#### TASK BRIEF
Here the requirement is to repeat every record exactly, in full.

[Dataset entries]
- - -
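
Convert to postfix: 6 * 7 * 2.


Left to right (same or higher precedence on left)
Postfix: 6 7 * 2 *


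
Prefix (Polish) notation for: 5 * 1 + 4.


left-to-right (same/higher precedence on left): tree is (+ (* 5 1) 4)
Prefix: + * 5 1 4


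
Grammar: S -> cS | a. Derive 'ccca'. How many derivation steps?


Derivation: S => cS => ccS => cccS => ccca
Steps: 4


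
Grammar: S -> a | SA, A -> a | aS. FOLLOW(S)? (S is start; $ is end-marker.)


$ ∈ FOLLOW(S). For each A -> αBβ: add FIRST(β)\{ε} to FOLLOW(B); if β nullable, add FOLLOW(A).
FOLLOW(S) = {$, a}


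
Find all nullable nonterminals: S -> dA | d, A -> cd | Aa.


A nonterminal is nullable iff some alternative derives ε (directly, or every symbol in it is nullable)
Nullable: {}


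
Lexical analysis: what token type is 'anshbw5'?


Pattern: letter/underscore followed by alphanumerics, not a keyword
Type: IDENTIFIER


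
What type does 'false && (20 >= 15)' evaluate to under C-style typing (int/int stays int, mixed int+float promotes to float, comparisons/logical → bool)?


Operand types: bool && bool
Rule: logical operators take bool operands and yield bool
Result type: bool


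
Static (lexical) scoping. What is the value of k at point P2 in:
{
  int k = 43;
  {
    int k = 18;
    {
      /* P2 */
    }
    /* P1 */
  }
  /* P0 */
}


P2's block does not declare k; resolves to the enclosing declaration at depth 1
k = 18


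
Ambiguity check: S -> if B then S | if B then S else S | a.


dangling else: 'if B then if B then a else a' parses two ways
Ambiguous


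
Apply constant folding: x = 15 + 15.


15 + 15 = 30 at compile time
Optimized: x = 30


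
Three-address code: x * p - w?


Break into single-operator statements:
t1 = x * p
t2 = t1 - w


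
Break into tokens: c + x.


Scan left to right, longest-match per lexeme
Tokens: ID(c), OP(+), ID(x)


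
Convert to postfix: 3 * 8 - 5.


Left to right (same or higher precedence on left)
Postfix: 3 8 * 5 -


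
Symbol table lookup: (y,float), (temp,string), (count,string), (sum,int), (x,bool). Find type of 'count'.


Lookup 'count' → type string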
- - -
#### EXERCISE RESPONSE
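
Convert to postfix: 6 * 7 * 2.


Left to right (same or higher precedence on left)
Postfix: 6 7 * 2 *


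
Prefix (Polish) notation for: 5 * 1 + 4.


left-to-right (same/higher precedence on left): tree is (+ (* 5 1) 4)
Prefix: + * 5 1 4


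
Grammar: S -> cS | a. Derive 'ccca'. How many derivation steps?


Derivation: S => cS => ccS => cccS => ccca
Steps: 4


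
Grammar: S -> a | SA, A -> a | aS. FOLLOW(S)? (S is start; $ is end-marker.)


$ ∈ FOLLOW(S). For each A -> αBβ: add FIRST(β)\{ε} to FOLLOW(B); if β nullable, add FOLLOW(A).
FOLLOW(S) = {$, a}


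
Find all nullable nonterminals: S -> dA | d, A -> cd | Aa.


A nonterminal is nullable iff some alternative derives ε (directly, or every symbol in it is nullable)
Nullable: {}


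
Lexical analysis: what token type is 'anshbw5'?


Pattern: letter/underscore followed by alphanumerics, not a keyword
Type: IDENTIFIER


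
What type does 'false && (20 >= 15)' evaluate to under C-style typing (int/int stays int, mixed int+float promotes to float, comparisons/logical → bool)?


Operand types: bool && bool
Rule: logical operators take bool operands and yield bool
Result type: bool


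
Static (lexical) scoping. What is the value of k at point P2 in:
{
  int k = 43;
  {
    int k = 18;
    {
      /* P2 */
    }
    /* P1 */
  }
  /* P0 */
}


P2's block does not declare k; resolves to the enclosing declaration at depth 1
k = 18


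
Ambiguity check: S -> if B then S | if B then S else S | a.


dangling else: 'if B then if B then a else a' parses two ways
Ambiguous


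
Apply constant folding: x = 15 + 15.


15 + 15 = 30 at compile time
Optimized: x = 30


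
Three-address code: x * p - w?


Break into single-operator statements:
t1 = x * p
t2 = t1 - w


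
Break into tokens: c + x.


Scan left to right, longest-match per lexeme
Tokens: ID(c), OP(+), ID(x)


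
Convert to postfix: 3 * 8 - 5.


Left to right (same or higher precedence on left)
Postfix: 3 8 * 5 -


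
Symbol table lookup: (y,float), (temp,string), (count,string), (sum,int), (x,bool). Find type of 'count'.


Lookup 'count' → type string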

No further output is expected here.